#### WORK ITEM
Extract all of the data and reproduce it precisely.

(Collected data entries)
--
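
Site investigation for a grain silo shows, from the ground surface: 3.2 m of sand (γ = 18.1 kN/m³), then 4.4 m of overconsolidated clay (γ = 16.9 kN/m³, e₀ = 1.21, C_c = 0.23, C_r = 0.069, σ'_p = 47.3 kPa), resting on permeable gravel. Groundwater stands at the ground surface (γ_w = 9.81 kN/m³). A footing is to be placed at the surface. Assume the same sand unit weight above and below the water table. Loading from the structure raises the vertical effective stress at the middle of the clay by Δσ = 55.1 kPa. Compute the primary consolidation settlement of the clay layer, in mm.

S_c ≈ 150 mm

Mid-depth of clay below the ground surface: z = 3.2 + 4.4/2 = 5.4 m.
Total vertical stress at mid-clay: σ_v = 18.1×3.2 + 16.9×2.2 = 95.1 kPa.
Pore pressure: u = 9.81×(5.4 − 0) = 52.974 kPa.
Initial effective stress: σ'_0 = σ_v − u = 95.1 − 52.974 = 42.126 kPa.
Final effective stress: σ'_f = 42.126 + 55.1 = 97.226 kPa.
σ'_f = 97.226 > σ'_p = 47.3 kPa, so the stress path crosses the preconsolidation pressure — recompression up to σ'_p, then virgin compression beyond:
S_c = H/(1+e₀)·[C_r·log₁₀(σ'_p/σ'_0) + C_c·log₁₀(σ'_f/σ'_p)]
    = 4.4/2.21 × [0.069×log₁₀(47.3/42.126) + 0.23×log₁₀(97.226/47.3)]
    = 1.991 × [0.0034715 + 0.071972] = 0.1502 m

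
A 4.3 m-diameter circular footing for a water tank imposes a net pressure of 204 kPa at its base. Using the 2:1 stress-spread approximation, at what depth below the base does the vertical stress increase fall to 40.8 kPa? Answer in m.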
--
#### OUTPUT FOR THIS TASK
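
Site investigation for a grain silo shows, from the ground surface: 3.2 m of sand (γ = 18.1 kN/m³), then 4.4 m of overconsolidated clay (γ = 16.9 kN/m³, e₀ = 1.21, C_c = 0.23, C_r = 0.069, σ'_p = 47.3 kPa), resting on permeable gravel. Groundwater stands at the ground surface (γ_w = 9.81 kN/m³). A footing is to be placed at the surface. Assume the same sand unit weight above and below the water table. Loading from the structure raises the vertical effective stress at the middle of the clay by Δσ = 55.1 kPa. Compute the primary consolidation settlement of the clay layer, in mm.

S_c ≈ 150 mm

Mid-depth of clay below the ground surface: z = 3.2 + 4.4/2 = 5.4 m.
Total vertical stress at mid-clay: σ_v = 18.1×3.2 + 16.9×2.2 = 95.1 kPa.
Pore pressure: u = 9.81×(5.4 − 0) = 52.974 kPa.
Initial effective stress: σ'_0 = σ_v − u = 95.1 − 52.974 = 42.126 kPa.
Final effective stress: σ'_f = 42.126 + 55.1 = 97.226 kPa.
σ'_f = 97.226 > σ'_p = 47.3 kPa, so the stress path crosses the preconsolidation pressure — recompression up to σ'_p, then virgin compression beyond:
S_c = H/(1+e₀)·[C_r·log₁₀(σ'_p/σ'_0) + C_c·log₁₀(σ'_f/σ'_p)]
    = 4.4/2.21 × [0.069×log₁₀(47.3/42.126) + 0.23×log₁₀(97.226/47.3)]
    = 1.991 × [0.0034715 + 0.071972] = 0.1502 m

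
A 4.3 m-diameter circular footing for a water tank imposes a net pressure of 204 kPa at its base. Using the 2:1 stress-spread approximation, at what depth below the base does the vertical stress increase fall to 40.8 kPa? Answer in m.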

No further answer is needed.